→ TASK PROMPT
A complete, word-for-word restatement of the entries is needed.

→ SUPPLIED MATERIAL

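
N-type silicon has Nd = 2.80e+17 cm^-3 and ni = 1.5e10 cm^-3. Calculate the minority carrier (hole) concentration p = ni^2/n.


Step 1: Since Nd >> ni, n ≈ Nd = 2.80e+17 cm^-3
Step 2: p = ni^2 / n = (1.5e10)^2 / 2.80e+17
Step 3: p = 2.25e20 / 2.80e+17 = 8.04e+02 cm^-3

8.04e+02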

→ EXERCISE RESULT
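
N-type silicon has Nd = 2.80e+17 cm^-3 and ni = 1.5e10 cm^-3. Calculate the minority carrier (hole) concentration p = ni^2/n.


Step 1: Since Nd >> ni, n ≈ Nd = 2.80e+17 cm^-3
Step 2: p = ni^2 / n = (1.5e10)^2 / 2.80e+17
Step 3: p = 2.25e20 / 2.80e+17 = 8.04e+02 cm^-3

8.04e+02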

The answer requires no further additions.